*Problem*
Count the lines in the entries that contain the string "medicine". State nothing but the number.

*Data for the task*
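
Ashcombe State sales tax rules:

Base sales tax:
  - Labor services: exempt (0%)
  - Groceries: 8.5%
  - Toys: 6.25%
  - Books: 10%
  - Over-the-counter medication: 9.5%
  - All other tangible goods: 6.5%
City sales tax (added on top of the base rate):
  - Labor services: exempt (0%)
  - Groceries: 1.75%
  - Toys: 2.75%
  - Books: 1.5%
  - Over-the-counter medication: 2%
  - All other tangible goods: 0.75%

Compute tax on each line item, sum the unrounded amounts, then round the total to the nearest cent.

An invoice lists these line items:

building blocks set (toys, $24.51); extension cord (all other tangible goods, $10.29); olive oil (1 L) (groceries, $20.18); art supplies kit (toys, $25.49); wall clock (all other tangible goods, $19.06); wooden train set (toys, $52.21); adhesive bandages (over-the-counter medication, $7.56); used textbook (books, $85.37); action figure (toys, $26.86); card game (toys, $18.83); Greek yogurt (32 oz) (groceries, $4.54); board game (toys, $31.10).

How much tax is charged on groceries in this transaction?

Olive oil (1 L) $20.18: groceries → 8.5% + 1.75% city = 10.25% → $2.06845
Greek yogurt (32 oz) $4.54: groceries → 8.5% + 1.75% city = 10.25% → $0.46535
Tax on groceries: unrounded sum = $2.5338 → $2.53

$2.53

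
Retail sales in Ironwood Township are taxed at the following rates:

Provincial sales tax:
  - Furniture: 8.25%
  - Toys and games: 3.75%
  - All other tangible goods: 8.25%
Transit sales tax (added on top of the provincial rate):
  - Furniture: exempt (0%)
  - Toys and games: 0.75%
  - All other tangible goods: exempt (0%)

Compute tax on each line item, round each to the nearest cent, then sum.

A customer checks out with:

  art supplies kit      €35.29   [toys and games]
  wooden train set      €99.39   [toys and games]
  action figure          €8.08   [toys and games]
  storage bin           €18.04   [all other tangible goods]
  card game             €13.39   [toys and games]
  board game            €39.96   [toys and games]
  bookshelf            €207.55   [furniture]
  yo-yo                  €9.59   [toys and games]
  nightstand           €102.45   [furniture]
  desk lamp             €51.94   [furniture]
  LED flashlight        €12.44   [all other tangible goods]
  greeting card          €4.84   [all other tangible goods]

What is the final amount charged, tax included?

€644.99

Art supplies kit €35.29: toys and games → 3.75% + 0.75% transit = 4.5% → €1.59
Wooden train set €99.39: toys and games → 3.75% + 0.75% transit = 4.5% → €4.47
Action figure €8.08: toys and games → 3.75% + 0.75% transit = 4.5% → €0.36
Storage bin €18.04: all other tangible goods → 8.25% + 0% transit = 8.25% → €1.49
Card game €13.39: toys and games → 3.75% + 0.75% transit = 4.5% → €0.60
Board game €39.96: toys and games → 3.75% + 0.75% transit = 4.5% → €1.80
Bookshelf €207.55: furniture → 8.25% + 0% transit = 8.25% → €17.12
Yo-yo €9.59: toys and games → 3.75% + 0.75% transit = 4.5% → €0.43
Nightstand €102.45: furniture → 8.25% + 0% transit = 8.25% → €8.45
Desk lamp €51.94: furniture → 8.25% + 0% transit = 8.25% → €4.29
LED flashlight €12.44: all other tangible goods → 8.25% + 0% transit = 8.25% → €1.03
Greeting card €4.84: all other tangible goods → 8.25% + 0% transit = 8.25% → €0.40
Subtotal = €602.96; tax = €42.03; total due = €644.99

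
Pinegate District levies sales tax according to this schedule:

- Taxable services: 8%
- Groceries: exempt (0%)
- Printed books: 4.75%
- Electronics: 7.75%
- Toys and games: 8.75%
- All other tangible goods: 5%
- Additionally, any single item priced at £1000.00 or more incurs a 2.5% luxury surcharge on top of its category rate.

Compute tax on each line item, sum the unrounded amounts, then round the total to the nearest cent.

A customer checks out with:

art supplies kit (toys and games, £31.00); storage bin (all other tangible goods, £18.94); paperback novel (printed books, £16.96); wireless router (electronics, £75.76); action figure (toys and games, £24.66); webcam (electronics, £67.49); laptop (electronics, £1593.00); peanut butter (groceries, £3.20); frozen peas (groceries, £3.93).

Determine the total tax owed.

Art supplies kit £31.00: toys and games → 8.75% → £2.7125
Storage bin £18.94: all other tangible goods → 5% → £0.947
Paperback novel £16.96: printed books → 4.75% → £0.8056
Wireless router £75.76: electronics → 7.75% → £5.8714
Action figure £24.66: toys and games → 8.75% → £2.15775
Webcam £67.49: electronics → 7.75% → £5.230475
Laptop £1593.00: electronics → 7.75% + 2.5% surcharge = 10.25% → £163.2825
Peanut butter £3.20: groceries → 0% → £0.00
Frozen peas £3.93: groceries → 0% → £0.00
Unrounded tax sum = £181.007225 → £181.01

£181.01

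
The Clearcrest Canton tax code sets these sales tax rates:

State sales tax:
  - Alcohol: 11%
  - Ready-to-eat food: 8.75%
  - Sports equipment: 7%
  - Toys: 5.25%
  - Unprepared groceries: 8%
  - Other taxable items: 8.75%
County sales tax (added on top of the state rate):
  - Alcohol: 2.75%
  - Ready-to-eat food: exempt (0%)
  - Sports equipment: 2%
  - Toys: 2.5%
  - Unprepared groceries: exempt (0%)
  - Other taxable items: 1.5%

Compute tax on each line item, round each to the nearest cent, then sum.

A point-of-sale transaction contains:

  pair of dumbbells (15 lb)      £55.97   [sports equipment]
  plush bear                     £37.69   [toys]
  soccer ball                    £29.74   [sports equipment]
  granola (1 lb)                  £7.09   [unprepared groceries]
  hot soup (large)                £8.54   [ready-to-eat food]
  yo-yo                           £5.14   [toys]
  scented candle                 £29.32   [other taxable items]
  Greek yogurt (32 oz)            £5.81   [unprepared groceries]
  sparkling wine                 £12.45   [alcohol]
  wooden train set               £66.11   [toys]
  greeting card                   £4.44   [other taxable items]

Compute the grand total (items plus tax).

Pair of dumbbells (15 lb) £55.97: sports equipment → 7% + 2% county = 9% → £5.04
Plush bear £37.69: toys → 5.25% + 2.5% county = 7.75% → £2.92
Soccer ball £29.74: sports equipment → 7% + 2% county = 9% → £2.68
Granola (1 lb) £7.09: unprepared groceries → 8% + 0% county = 8% → £0.57
Hot soup (large) £8.54: ready-to-eat food → 8.75% + 0% county = 8.75% → £0.75
Yo-yo £5.14: toys → 5.25% + 2.5% county = 7.75% → £0.40
Scented candle £29.32: other taxable items → 8.75% + 1.5% county = 10.25% → £3.01
Greek yogurt (32 oz) £5.81: unprepared groceries → 8% + 0% county = 8% → £0.46
Sparkling wine £12.45: alcohol → 11% + 2.75% county = 13.75% → £1.71
Wooden train set £66.11: toys → 5.25% + 2.5% county = 7.75% → £5.12
Greeting card £4.44: other taxable items → 8.75% + 1.5% county = 10.25% → £0.46
Subtotal = £262.30; tax = £23.12; total due = £285.42

£285.42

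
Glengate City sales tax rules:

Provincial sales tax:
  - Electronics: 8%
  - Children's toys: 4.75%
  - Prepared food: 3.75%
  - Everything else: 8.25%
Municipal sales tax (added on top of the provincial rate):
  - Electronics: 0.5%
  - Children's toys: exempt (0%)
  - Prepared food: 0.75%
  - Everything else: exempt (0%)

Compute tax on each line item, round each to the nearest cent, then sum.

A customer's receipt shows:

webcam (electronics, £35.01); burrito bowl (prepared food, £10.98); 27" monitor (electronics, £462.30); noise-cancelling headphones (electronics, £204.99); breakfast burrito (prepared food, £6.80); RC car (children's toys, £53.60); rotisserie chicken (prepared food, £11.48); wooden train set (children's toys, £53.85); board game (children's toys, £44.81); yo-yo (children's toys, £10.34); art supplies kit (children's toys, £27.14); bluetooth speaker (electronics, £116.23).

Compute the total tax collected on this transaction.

Webcam £35.01: electronics → 8% + 0.5% municipal = 8.5% → £2.98
Burrito bowl £10.98: prepared food → 3.75% + 0.75% municipal = 4.5% → £0.49
27" monitor £462.30: electronics → 8% + 0.5% municipal = 8.5% → £39.30
Noise-cancelling headphones £204.99: electronics → 8% + 0.5% municipal = 8.5% → £17.42
Breakfast burrito £6.80: prepared food → 3.75% + 0.75% municipal = 4.5% → £0.31
RC car £53.60: children's toys → 4.75% + 0% municipal = 4.75% → £2.55
Rotisserie chicken £11.48: prepared food → 3.75% + 0.75% municipal = 4.5% → £0.52
Wooden train set £53.85: children's toys → 4.75% + 0% municipal = 4.75% → £2.56
Board game £44.81: children's toys → 4.75% + 0% municipal = 4.75% → £2.13
Yo-yo £10.34: children's toys → 4.75% + 0% municipal = 4.75% → £0.49
Art supplies kit £27.14: children's toys → 4.75% + 0% municipal = 4.75% → £1.29
Bluetooth speaker £116.23: electronics → 8% + 0.5% municipal = 8.5% → £9.88
Total tax = £2.98 + £0.49 + £39.30 + £17.42 + £0.31 + £2.55 + £0.52 + £2.56 + £2.13 + £0.49 + £1.29 + £9.88 = £79.92

£79.92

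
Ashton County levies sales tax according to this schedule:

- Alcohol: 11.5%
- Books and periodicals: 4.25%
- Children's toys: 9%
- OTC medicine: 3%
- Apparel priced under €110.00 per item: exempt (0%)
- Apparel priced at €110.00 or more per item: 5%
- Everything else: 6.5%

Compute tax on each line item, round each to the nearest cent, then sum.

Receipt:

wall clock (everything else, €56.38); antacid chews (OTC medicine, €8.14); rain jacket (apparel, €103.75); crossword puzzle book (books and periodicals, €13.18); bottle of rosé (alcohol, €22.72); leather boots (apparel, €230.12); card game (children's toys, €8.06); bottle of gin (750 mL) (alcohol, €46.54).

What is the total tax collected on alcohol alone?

Bottle of rosé €22.72: alcohol → 11.5% → €2.61
Bottle of gin (750 mL) €46.54: alcohol → 11.5% → €5.35
Tax on alcohol = €2.61 + €5.35 = €7.96

€7.96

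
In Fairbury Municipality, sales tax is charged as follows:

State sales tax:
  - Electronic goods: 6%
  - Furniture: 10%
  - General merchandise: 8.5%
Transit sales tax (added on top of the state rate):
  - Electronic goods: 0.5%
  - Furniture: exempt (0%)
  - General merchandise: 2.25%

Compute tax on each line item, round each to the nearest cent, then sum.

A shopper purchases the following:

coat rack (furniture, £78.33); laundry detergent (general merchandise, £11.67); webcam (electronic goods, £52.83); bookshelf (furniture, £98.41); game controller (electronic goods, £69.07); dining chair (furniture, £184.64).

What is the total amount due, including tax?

Coat rack £78.33: furniture → 10% + 0% transit = 10% → £7.83
Laundry detergent £11.67: general merchandise → 8.5% + 2.25% transit = 10.75% → £1.25
Webcam £52.83: electronic goods → 6% + 0.5% transit = 6.5% → £3.43
Bookshelf £98.41: furniture → 10% + 0% transit = 10% → £9.84
Game controller £69.07: electronic goods → 6% + 0.5% transit = 6.5% → £4.49
Dining chair £184.64: furniture → 10% + 0% transit = 10% → £18.46
Subtotal = £494.95; tax = £45.30; total due = £540.25

£540.25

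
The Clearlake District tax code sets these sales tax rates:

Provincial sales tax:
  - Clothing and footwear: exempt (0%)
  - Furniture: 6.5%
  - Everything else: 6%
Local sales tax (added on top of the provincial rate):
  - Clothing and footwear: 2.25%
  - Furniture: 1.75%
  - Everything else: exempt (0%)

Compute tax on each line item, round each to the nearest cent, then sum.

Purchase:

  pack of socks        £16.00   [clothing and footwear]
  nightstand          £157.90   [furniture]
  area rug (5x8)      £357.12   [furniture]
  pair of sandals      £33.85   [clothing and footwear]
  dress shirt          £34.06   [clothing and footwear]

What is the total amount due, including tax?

£643.31

Pack of socks £16.00: clothing and footwear → 0% + 2.25% local = 2.25% → £0.36
Nightstand £157.90: furniture → 6.5% + 1.75% local = 8.25% → £13.03
Area rug (5x8) £357.12: furniture → 6.5% + 1.75% local = 8.25% → £29.46
Pair of sandals £33.85: clothing and footwear → 0% + 2.25% local = 2.25% → £0.76
Dress shirt £34.06: clothing and footwear → 0% + 2.25% local = 2.25% → £0.77
Subtotal = £598.93; tax = £44.38; total due = £643.31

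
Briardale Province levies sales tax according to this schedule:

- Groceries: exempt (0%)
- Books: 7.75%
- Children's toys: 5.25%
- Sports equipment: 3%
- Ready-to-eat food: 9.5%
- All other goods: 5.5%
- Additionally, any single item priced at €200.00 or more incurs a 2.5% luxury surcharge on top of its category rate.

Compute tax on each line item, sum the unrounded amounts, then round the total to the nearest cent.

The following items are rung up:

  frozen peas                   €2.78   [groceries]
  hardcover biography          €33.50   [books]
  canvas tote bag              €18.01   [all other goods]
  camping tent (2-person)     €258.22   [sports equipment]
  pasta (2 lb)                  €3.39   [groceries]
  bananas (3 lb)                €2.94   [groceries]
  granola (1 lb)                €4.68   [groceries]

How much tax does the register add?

Frozen peas €2.78: groceries → 0% → €0.00
Hardcover biography €33.50: books → 7.75% → €2.59625
Canvas tote bag €18.01: all other goods → 5.5% → €0.99055
Camping tent (2-person) €258.22: sports equipment → 3% + 2.5% surcharge = 5.5% → €14.2021
Pasta (2 lb) €3.39: groceries → 0% → €0.00
Bananas (3 lb) €2.94: groceries → 0% → €0.00
Granola (1 lb) €4.68: groceries → 0% → €0.00
Unrounded tax sum = €17.7889 → €17.79

€17.79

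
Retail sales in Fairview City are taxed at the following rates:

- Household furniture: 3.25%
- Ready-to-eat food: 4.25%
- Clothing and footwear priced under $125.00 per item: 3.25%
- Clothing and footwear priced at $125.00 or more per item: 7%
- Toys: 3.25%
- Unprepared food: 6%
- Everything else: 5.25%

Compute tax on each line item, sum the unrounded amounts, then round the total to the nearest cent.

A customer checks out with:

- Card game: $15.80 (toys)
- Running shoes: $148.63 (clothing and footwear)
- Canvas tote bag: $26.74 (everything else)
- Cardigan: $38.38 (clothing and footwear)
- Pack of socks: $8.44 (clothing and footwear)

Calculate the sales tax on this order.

Card game $15.80: toys → 3.25% → $0.5135
Running shoes $148.63: clothing and footwear, $125.00 or more → 7% → $10.4041
Canvas tote bag $26.74: everything else → 5.25% → $1.40385
Cardigan $38.38: clothing and footwear, under $125.00 → 3.25% → $1.24735
Pack of socks $8.44: clothing and footwear, under $125.00 → 3.25% → $0.2743
Unrounded tax sum = $13.8431 → $13.84

$13.84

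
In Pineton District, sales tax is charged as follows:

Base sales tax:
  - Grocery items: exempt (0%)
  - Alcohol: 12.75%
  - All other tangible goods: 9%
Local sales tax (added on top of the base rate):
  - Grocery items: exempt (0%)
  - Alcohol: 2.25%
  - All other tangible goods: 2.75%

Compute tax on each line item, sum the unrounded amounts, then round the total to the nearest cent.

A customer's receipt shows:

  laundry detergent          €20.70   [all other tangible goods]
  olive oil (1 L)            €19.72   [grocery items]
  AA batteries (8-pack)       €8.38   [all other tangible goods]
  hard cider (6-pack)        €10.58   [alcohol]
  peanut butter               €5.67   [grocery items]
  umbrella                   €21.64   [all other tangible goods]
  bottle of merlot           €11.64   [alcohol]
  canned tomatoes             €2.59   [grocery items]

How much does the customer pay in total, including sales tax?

€110.21

Laundry detergent €20.70: all other tangible goods → 9% + 2.75% local = 11.75% → €2.43225
Olive oil (1 L) €19.72: grocery items → 0% + 0% local = 0% → €0.00
AA batteries (8-pack) €8.38: all other tangible goods → 9% + 2.75% local = 11.75% → €0.98465
Hard cider (6-pack) €10.58: alcohol → 12.75% + 2.25% local = 15% → €1.587
Peanut butter €5.67: grocery items → 0% + 0% local = 0% → €0.00
Umbrella €21.64: all other tangible goods → 9% + 2.75% local = 11.75% → €2.5427
Bottle of merlot €11.64: alcohol → 12.75% + 2.25% local = 15% → €1.746
Canned tomatoes €2.59: grocery items → 0% + 0% local = 0% → €0.00
Subtotal = €100.92; unrounded tax = €9.2926 → €9.29; total due = €110.21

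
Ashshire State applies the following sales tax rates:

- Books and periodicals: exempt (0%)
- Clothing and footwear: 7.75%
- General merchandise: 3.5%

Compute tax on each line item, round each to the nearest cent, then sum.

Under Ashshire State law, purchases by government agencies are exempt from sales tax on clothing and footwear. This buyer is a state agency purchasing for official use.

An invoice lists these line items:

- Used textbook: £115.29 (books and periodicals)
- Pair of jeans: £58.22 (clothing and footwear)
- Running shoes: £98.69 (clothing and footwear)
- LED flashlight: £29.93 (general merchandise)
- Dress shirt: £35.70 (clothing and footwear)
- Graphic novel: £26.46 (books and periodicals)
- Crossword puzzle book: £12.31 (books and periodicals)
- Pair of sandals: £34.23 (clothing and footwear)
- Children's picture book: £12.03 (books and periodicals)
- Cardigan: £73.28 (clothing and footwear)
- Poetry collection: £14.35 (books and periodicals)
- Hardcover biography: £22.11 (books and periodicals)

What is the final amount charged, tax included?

£533.65

Used textbook £115.29: books and periodicals → 0% → £0.00
Pair of jeans £58.22: clothing and footwear, buyer-exempt → 0% → £0.00
Running shoes £98.69: clothing and footwear, buyer-exempt → 0% → £0.00
LED flashlight £29.93: general merchandise → 3.5% → £1.05
Dress shirt £35.70: clothing and footwear, buyer-exempt → 0% → £0.00
Graphic novel £26.46: books and periodicals → 0% → £0.00
Crossword puzzle book £12.31: books and periodicals → 0% → £0.00
Pair of sandals £34.23: clothing and footwear, buyer-exempt → 0% → £0.00
Children's picture book £12.03: books and periodicals → 0% → £0.00
Cardigan £73.28: clothing and footwear, buyer-exempt → 0% → £0.00
Poetry collection £14.35: books and periodicals → 0% → £0.00
Hardcover biography £22.11: books and periodicals → 0% → £0.00
Subtotal = £532.60; tax = £1.05; total due = £533.65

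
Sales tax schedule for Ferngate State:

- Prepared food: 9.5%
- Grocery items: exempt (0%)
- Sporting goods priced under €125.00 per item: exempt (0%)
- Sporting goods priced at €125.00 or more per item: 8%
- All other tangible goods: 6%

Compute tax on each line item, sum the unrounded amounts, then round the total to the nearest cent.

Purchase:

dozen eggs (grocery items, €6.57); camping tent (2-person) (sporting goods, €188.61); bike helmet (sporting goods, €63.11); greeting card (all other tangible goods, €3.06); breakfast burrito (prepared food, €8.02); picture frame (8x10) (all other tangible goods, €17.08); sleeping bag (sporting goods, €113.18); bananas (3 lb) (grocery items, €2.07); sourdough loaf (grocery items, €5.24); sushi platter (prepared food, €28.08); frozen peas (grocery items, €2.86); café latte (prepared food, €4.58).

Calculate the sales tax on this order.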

*Answer below*
2